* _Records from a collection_

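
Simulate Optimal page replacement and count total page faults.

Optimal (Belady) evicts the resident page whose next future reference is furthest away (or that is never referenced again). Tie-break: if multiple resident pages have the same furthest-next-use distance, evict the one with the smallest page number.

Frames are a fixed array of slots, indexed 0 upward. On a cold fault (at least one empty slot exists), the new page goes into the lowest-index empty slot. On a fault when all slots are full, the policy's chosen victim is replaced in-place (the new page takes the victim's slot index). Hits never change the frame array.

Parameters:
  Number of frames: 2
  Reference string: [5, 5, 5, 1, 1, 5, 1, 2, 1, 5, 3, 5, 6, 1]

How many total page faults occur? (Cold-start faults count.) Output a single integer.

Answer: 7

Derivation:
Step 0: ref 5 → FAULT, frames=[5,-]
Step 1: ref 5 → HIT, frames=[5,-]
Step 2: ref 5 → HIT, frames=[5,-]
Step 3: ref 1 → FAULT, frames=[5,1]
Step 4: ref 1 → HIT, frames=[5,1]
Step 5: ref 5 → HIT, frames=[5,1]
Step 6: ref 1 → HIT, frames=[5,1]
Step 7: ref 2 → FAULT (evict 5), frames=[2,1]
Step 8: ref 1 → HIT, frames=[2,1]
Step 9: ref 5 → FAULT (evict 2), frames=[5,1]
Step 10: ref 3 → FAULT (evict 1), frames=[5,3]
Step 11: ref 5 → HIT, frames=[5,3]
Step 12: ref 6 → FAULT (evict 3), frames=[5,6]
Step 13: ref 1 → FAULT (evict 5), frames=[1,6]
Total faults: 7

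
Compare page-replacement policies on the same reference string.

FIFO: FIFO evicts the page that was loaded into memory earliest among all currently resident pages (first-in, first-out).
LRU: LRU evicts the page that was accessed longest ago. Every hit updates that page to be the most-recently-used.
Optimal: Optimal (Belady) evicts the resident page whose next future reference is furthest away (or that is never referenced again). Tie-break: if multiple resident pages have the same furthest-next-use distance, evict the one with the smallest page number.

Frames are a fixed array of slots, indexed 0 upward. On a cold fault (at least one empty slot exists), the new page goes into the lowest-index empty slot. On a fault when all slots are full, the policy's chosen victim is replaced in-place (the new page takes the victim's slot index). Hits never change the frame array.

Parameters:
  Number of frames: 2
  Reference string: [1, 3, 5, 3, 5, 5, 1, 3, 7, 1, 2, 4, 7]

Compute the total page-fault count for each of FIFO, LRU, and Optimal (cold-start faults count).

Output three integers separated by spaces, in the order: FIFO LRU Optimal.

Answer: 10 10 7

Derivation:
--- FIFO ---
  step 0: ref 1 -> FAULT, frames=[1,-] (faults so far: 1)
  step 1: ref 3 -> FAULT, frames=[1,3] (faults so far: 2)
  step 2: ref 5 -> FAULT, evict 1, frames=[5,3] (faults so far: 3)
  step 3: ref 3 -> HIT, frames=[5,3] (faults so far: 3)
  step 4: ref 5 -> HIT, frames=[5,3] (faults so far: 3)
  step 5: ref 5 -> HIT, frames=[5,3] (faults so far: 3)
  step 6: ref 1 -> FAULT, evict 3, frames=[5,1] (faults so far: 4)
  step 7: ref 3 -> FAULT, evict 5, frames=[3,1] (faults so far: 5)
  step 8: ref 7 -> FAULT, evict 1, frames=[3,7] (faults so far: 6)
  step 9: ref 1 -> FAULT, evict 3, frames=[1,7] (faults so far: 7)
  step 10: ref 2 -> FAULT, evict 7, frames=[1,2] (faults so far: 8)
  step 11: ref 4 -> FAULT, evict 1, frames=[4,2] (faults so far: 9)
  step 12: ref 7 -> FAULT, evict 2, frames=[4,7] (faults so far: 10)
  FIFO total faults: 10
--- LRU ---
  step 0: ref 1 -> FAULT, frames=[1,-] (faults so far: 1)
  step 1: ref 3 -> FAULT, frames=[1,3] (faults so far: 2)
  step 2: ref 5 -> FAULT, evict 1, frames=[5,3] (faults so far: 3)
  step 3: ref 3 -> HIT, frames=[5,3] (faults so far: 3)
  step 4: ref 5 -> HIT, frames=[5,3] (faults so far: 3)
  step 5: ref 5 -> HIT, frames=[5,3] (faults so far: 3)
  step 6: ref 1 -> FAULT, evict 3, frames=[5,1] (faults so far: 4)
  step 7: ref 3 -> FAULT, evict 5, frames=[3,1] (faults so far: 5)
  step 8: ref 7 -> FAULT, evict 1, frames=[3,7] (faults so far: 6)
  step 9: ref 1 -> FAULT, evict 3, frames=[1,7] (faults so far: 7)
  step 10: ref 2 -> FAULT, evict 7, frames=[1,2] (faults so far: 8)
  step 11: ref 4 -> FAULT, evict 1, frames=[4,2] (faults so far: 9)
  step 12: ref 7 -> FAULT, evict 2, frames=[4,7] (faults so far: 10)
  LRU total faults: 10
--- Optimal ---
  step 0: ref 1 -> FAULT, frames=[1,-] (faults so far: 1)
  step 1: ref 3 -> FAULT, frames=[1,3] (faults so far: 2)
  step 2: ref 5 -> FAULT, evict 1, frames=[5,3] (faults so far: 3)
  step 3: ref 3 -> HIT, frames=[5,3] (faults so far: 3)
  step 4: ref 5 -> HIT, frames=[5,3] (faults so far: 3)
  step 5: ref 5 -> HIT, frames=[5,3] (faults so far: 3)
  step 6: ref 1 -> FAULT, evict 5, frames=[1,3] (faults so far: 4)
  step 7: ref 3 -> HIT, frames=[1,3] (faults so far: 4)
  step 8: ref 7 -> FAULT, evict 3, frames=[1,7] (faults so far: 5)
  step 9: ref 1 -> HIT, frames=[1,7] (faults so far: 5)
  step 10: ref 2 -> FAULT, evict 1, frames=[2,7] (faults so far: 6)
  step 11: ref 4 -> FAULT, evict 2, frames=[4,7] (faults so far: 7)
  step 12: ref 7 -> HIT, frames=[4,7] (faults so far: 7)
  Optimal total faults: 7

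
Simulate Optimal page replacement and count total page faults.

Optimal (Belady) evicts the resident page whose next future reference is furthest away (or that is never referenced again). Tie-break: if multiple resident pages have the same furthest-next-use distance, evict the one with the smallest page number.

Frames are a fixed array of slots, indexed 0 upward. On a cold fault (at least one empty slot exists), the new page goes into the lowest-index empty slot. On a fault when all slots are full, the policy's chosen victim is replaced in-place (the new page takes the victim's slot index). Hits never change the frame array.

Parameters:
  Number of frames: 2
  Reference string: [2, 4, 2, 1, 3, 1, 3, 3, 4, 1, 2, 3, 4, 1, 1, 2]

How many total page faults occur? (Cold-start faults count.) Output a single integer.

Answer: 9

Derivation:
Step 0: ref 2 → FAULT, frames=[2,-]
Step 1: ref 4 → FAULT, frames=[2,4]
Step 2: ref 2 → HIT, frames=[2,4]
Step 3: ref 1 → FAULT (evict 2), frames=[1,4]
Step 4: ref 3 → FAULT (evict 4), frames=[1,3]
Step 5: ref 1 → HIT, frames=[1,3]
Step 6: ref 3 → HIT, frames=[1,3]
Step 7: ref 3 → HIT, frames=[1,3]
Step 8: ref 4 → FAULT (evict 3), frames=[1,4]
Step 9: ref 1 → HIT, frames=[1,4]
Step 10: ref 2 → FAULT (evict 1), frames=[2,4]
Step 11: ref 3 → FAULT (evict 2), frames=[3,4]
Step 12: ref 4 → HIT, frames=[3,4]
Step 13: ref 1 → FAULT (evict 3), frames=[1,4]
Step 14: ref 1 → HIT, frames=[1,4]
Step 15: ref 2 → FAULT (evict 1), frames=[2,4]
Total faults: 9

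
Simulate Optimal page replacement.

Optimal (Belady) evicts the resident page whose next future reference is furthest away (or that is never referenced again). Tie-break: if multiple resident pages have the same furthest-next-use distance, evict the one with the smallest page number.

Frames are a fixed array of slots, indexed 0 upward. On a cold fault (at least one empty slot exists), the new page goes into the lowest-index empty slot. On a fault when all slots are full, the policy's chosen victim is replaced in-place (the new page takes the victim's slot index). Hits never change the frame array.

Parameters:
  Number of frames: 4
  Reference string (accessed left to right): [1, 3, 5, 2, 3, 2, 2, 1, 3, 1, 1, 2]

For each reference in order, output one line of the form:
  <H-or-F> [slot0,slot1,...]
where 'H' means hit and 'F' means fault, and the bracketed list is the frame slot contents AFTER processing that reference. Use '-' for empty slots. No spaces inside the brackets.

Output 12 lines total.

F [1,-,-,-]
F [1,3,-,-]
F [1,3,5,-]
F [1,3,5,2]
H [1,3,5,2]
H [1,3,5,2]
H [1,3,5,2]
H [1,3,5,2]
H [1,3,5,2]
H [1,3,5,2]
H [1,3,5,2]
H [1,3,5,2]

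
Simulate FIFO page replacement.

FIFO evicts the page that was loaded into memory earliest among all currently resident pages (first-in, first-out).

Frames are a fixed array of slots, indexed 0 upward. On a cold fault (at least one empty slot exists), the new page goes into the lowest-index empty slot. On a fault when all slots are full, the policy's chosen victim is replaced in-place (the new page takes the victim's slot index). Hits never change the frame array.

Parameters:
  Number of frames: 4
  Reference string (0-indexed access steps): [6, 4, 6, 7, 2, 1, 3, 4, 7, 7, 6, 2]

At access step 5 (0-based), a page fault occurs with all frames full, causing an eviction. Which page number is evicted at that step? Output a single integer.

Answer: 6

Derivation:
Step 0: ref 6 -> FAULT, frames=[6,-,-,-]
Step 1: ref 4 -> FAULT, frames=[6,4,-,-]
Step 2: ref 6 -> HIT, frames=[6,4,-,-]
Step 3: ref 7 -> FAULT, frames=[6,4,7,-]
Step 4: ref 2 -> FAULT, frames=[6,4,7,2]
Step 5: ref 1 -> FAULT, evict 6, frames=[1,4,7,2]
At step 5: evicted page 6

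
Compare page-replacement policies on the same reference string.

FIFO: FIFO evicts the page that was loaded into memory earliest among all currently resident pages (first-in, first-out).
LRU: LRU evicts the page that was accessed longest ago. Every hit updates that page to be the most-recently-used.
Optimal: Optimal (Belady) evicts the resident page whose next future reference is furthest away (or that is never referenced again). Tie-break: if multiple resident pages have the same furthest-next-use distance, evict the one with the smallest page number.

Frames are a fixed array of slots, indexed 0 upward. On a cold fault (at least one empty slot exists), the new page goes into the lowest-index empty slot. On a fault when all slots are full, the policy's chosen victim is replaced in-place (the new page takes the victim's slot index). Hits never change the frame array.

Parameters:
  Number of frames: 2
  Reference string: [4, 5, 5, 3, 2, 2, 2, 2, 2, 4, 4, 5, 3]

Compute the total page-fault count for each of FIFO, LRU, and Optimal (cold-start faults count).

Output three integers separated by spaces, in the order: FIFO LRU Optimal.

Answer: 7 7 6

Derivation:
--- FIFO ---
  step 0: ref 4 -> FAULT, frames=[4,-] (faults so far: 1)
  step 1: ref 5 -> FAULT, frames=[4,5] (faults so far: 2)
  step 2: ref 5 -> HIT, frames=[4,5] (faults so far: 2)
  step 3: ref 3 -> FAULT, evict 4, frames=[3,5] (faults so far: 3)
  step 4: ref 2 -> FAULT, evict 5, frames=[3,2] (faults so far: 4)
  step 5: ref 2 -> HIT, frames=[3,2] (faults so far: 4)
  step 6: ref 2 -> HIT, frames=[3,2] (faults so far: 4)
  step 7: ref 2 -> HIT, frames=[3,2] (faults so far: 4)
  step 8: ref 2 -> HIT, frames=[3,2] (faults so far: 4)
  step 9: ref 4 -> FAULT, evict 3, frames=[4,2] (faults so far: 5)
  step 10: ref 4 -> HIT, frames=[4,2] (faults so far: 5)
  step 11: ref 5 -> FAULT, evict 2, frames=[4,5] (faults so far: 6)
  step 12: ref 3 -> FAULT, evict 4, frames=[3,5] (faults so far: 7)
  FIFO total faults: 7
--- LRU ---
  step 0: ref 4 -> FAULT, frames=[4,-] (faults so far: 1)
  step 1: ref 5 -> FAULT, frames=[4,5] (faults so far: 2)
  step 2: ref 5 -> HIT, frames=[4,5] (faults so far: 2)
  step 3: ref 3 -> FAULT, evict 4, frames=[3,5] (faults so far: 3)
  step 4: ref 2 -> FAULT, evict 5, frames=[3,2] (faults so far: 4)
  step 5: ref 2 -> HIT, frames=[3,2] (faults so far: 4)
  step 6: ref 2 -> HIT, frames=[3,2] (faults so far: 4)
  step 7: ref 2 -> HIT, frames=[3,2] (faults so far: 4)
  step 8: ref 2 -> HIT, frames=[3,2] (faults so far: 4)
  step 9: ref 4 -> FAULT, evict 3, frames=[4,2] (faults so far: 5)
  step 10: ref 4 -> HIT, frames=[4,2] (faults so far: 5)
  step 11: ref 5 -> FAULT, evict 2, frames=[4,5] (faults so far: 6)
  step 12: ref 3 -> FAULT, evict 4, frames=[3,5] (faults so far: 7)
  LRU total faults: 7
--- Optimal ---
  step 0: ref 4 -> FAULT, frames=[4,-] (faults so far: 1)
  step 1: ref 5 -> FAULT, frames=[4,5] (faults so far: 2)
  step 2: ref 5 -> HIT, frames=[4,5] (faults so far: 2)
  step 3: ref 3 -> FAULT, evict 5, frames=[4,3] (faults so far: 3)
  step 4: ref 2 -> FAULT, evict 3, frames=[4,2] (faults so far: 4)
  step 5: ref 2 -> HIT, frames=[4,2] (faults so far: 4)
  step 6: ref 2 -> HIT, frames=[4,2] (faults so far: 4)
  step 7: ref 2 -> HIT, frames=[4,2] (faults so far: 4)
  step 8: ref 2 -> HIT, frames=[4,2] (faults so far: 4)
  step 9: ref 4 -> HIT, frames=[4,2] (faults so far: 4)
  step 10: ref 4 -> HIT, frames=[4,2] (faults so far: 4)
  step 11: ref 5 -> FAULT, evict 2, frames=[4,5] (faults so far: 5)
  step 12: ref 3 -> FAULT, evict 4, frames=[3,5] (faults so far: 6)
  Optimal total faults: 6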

* _Task directions_
Looking at the records above, work out how many lines include the word "Simulate", then give that number by itself.

* _Response to the task_
4